Your goal >>
Return, word for word, the lines of the listing below from the one with "Answer: 71759/3 ≈ 23920." through the one with "Answer: -2306560225415/566652706280448 ≈", and no other lines.

Recorded data >>
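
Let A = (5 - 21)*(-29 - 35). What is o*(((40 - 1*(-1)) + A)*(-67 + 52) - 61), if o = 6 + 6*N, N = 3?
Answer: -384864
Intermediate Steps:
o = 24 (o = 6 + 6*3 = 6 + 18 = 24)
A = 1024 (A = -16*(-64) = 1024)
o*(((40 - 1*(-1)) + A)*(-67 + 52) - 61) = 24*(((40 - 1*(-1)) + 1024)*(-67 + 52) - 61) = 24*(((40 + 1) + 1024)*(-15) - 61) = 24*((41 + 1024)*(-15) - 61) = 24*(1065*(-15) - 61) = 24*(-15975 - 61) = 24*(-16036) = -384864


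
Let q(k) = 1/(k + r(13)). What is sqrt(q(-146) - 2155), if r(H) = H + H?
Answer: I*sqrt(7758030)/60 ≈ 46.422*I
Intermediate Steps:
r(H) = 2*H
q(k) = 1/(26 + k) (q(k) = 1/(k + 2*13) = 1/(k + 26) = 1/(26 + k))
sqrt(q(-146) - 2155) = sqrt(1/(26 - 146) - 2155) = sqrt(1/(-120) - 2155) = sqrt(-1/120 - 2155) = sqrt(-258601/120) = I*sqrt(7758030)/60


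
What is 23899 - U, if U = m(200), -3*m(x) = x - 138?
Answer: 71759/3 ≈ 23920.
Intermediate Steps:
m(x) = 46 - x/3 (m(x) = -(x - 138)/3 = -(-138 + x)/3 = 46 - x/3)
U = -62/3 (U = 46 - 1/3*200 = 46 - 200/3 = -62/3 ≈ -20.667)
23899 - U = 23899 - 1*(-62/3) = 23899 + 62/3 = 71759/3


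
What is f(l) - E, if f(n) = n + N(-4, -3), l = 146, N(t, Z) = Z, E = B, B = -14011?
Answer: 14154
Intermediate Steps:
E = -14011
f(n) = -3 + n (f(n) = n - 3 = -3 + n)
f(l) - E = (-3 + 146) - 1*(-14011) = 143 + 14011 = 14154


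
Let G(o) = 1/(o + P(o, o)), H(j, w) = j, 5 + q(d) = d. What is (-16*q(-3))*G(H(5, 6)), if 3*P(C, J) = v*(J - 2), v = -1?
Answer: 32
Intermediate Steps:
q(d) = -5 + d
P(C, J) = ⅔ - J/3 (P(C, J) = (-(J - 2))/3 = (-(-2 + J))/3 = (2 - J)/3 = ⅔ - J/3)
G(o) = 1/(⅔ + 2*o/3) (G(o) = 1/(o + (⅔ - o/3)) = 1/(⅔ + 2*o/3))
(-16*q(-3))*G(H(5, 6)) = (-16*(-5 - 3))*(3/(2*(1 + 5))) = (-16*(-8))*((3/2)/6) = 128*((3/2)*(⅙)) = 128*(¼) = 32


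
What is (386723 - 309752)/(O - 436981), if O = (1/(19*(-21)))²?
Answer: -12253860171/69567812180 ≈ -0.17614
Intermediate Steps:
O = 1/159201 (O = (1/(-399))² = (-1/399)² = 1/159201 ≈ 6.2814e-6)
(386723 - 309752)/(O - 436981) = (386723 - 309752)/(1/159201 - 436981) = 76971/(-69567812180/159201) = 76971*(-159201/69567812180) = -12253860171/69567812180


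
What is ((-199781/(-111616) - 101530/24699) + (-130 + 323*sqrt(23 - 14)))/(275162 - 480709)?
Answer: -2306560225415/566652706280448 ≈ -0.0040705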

--

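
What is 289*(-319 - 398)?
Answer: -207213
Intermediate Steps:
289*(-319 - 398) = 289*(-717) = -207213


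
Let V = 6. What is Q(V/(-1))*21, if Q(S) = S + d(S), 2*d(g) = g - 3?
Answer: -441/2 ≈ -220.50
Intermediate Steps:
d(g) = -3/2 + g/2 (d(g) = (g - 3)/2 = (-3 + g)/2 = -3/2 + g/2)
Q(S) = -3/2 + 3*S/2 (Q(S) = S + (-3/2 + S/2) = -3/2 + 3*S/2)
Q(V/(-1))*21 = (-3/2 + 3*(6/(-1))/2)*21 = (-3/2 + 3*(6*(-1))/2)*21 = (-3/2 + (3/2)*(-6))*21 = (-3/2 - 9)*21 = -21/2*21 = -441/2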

Response to the task >>
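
Answer: 71759/3 ≈ 23920.
Intermediate Steps:
m(x) = 46 - x/3 (m(x) = -(x - 138)/3 = -(-138 + x)/3 = 46 - x/3)
U = -62/3 (U = 46 - 1/3*200 = 46 - 200/3 = -62/3 ≈ -20.667)
23899 - U = 23899 - 1*(-62/3) = 23899 + 62/3 = 71759/3


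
What is f(l) - E, if f(n) = n + N(-4, -3), l = 146, N(t, Z) = Z, E = B, B = -14011?
Answer: 14154
Intermediate Steps:
E = -14011
f(n) = -3 + n (f(n) = n - 3 = -3 + n)
f(l) - E = (-3 + 146) - 1*(-14011) = 143 + 14011 = 14154


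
Let G(o) = 1/(o + P(o, o)), H(j, w) = j, 5 + q(d) = d. What is (-16*q(-3))*G(H(5, 6)), if 3*P(C, J) = v*(J - 2), v = -1?
Answer: 32
Intermediate Steps:
q(d) = -5 + d
P(C, J) = ⅔ - J/3 (P(C, J) = (-(J - 2))/3 = (-(-2 + J))/3 = (2 - J)/3 = ⅔ - J/3)
G(o) = 1/(⅔ + 2*o/3) (G(o) = 1/(o + (⅔ - o/3)) = 1/(⅔ + 2*o/3))
(-16*q(-3))*G(H(5, 6)) = (-16*(-5 - 3))*(3/(2*(1 + 5))) = (-16*(-8))*((3/2)/6) = 128*((3/2)*(⅙)) = 128*(¼) = 32


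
What is (386723 - 309752)/(O - 436981), if O = (1/(19*(-21)))²?
Answer: -12253860171/69567812180 ≈ -0.17614
Intermediate Steps:
O = 1/159201 (O = (1/(-399))² = (-1/399)² = 1/159201 ≈ 6.2814e-6)
(386723 - 309752)/(O - 436981) = (386723 - 309752)/(1/159201 - 436981) = 76971/(-69567812180/159201) = 76971*(-159201/69567812180) = -12253860171/69567812180


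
What is ((-199781/(-111616) - 101530/24699) + (-130 + 323*sqrt(23 - 14)))/(275162 - 480709)?
Answer: -2306560225415/566652706280448 ≈ -0.0040705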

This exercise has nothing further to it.